What to do> All that should come back is the lines of the data below from the one containing "Translate these virtual addresses in order: 52" to the one containing "Question 2: Translate virtual address 52", inclusive, exactly as they stand.

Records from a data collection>
========================================
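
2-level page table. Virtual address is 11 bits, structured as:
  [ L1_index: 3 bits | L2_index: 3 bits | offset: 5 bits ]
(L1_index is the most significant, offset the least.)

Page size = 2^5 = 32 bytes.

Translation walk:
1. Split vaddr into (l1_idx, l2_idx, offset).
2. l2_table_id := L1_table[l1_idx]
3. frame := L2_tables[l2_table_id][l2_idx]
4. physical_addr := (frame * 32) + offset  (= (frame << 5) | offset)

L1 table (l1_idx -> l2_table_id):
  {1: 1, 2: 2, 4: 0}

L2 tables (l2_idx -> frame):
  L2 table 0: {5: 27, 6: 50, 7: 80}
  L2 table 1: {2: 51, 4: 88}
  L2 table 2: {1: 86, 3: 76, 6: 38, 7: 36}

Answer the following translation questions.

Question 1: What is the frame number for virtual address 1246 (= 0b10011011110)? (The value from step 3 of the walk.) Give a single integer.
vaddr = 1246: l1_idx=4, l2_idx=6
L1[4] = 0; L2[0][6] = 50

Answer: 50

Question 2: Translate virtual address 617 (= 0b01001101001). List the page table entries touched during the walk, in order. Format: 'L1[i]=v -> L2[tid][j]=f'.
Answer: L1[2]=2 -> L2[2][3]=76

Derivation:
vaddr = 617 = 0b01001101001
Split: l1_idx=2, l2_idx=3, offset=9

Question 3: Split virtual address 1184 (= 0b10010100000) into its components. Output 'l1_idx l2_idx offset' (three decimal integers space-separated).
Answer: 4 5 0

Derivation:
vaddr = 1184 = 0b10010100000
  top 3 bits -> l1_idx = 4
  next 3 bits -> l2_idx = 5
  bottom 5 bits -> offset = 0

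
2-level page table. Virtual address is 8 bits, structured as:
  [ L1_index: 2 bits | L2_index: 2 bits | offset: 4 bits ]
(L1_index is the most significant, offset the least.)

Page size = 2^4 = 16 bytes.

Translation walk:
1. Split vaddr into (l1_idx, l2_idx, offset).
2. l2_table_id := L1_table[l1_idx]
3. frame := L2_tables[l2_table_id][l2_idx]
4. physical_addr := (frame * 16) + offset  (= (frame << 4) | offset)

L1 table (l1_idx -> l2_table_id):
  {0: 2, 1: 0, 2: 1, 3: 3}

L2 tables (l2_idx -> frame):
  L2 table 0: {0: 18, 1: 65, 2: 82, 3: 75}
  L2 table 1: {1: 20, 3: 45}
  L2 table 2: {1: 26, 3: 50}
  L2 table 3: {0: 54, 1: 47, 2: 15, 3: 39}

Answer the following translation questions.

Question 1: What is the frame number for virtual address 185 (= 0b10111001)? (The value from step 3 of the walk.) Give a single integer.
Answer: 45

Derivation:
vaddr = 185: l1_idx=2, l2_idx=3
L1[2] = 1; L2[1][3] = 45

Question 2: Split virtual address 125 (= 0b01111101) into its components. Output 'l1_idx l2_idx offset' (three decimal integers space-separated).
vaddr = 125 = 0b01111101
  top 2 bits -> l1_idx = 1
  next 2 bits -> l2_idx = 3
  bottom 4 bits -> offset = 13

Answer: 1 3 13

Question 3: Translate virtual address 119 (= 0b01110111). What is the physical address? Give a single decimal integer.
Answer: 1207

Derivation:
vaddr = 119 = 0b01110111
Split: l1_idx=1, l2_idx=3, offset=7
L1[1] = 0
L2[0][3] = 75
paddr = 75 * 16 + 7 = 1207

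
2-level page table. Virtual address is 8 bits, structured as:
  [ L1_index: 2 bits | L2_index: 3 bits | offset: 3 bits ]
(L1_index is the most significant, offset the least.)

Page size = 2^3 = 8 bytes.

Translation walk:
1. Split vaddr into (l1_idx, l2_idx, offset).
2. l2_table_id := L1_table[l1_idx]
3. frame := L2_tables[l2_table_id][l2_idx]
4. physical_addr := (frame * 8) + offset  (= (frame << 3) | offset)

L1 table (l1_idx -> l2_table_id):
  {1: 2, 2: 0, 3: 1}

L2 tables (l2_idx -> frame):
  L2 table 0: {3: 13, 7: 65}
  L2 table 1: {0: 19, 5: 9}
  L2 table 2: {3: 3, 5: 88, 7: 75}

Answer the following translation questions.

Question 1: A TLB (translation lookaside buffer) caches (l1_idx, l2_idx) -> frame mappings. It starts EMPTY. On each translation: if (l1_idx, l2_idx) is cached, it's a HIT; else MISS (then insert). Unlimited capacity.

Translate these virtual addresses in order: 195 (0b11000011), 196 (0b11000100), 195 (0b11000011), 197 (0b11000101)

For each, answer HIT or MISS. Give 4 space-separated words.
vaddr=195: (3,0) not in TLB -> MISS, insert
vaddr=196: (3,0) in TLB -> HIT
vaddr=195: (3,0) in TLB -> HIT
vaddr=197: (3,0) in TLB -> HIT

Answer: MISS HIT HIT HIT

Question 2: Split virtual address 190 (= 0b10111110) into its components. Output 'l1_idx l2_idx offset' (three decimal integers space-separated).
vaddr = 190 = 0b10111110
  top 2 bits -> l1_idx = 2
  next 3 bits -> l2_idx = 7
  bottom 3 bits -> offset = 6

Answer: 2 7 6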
========================================
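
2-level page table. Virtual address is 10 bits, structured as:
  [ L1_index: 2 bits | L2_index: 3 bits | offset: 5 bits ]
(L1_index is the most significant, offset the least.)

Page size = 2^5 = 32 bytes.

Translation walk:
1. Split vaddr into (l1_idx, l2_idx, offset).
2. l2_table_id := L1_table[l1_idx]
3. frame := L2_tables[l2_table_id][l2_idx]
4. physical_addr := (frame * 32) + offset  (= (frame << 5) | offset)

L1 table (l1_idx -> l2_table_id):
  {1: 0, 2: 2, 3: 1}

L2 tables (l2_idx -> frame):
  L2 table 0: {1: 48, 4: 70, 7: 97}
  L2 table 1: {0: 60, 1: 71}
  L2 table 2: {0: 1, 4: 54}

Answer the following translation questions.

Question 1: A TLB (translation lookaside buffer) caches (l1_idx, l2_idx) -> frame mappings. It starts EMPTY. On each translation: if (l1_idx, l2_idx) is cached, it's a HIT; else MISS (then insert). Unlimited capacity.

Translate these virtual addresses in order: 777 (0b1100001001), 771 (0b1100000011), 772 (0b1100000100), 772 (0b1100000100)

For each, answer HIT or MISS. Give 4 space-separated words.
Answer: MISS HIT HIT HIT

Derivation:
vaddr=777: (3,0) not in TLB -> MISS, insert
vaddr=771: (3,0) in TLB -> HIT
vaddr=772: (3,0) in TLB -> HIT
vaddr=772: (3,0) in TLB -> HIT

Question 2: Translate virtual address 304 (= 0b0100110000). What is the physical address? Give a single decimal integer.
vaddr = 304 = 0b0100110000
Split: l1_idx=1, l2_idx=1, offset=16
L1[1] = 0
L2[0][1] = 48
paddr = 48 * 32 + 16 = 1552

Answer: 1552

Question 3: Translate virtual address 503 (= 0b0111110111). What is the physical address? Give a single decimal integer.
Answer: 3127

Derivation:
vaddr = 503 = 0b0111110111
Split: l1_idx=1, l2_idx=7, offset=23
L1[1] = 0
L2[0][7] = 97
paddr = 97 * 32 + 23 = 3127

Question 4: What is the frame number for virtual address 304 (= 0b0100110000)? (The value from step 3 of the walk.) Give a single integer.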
========================================
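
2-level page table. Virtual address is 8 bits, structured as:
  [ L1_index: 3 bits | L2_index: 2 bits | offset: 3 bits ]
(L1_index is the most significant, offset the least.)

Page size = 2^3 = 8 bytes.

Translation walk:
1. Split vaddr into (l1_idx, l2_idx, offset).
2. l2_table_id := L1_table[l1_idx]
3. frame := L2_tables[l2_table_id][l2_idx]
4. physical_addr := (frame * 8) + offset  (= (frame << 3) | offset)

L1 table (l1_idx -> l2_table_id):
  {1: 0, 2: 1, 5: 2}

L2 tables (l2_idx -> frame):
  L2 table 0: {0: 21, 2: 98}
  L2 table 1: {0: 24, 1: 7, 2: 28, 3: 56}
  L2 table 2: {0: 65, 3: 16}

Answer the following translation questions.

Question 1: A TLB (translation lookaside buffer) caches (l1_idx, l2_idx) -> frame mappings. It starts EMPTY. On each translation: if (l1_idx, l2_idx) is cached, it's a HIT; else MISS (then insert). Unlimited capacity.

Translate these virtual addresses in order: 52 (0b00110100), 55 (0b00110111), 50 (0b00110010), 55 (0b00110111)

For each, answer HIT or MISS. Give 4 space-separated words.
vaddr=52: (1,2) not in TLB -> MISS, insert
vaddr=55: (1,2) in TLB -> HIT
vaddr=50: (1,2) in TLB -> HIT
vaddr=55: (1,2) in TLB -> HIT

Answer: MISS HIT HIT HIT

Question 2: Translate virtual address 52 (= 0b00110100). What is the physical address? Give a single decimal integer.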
========================================
Solution>
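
Translate these virtual addresses in order: 52 (0b00110100), 55 (0b00110111), 50 (0b00110010), 55 (0b00110111)

For each, answer HIT or MISS. Give 4 space-separated words.
vaddr=52: (1,2) not in TLB -> MISS, insert
vaddr=55: (1,2) in TLB -> HIT
vaddr=50: (1,2) in TLB -> HIT
vaddr=55: (1,2) in TLB -> HIT

Answer: MISS HIT HIT HIT

Question 2: Translate virtual address 52 (= 0b00110100). What is the physical address? Give a single decimal integer.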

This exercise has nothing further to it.